Exercise prompt:
Each line below is to be copied out exactly, and none may be omitted.

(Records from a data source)
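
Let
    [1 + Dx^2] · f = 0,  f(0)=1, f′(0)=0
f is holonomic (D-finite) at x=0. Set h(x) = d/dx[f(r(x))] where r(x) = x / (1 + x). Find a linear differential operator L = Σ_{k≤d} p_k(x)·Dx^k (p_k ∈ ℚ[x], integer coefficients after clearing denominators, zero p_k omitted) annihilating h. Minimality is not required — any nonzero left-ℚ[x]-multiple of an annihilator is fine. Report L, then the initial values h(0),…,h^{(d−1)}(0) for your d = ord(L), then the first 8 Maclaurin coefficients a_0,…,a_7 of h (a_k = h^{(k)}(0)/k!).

L = (7 + 12·x + 6·x^2) + (6 + 18·x + 18·x^2 + 6·x^3)·Dx + (1 + 4·x + 6·x^2 + 4·x^3 + x^4)·Dx^2  (order 2).
h: a_k = 0, -1, 3, -35/6, 55/6, -1501/120, 609/40, -16699/1008, …
ICs: h(0) = 0, h′(0) = -1.

f: a_k = 1, 0, -1/2, 0, 1/24, 0, -1/720, 0, …
Substitute x→r, Dx→(1/r')Dx; clear ⇒ L₀.
Derive L from L₀ (diff closure).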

Exercise output:
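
Let
    [1 + Dx^2] · f = 0,  f(0)=1, f′(0)=0
f is holonomic (D-finite) at x=0. Set h(x) = d/dx[f(r(x))] where r(x) = x / (1 + x). Find a linear differential operator L = Σ_{k≤d} p_k(x)·Dx^k (p_k ∈ ℚ[x], integer coefficients after clearing denominators, zero p_k omitted) annihilating h. Minimality is not required — any nonzero left-ℚ[x]-multiple of an annihilator is fine. Report L, then the initial values h(0),…,h^{(d−1)}(0) for your d = ord(L), then the first 8 Maclaurin coefficients a_0,…,a_7 of h (a_k = h^{(k)}(0)/k!).

L = (7 + 12·x + 6·x^2) + (6 + 18·x + 18·x^2 + 6·x^3)·Dx + (1 + 4·x + 6·x^2 + 4·x^3 + x^4)·Dx^2  (order 2).
h: a_k = 0, -1, 3, -35/6, 55/6, -1501/120, 609/40, -16699/1008, …
ICs: h(0) = 0, h′(0) = -1.

f: a_k = 1, 0, -1/2, 0, 1/24, 0, -1/720, 0, …
Substitute x→r, Dx→(1/r')Dx; clear ⇒ L₀.
Derive L from L₀ (diff closure).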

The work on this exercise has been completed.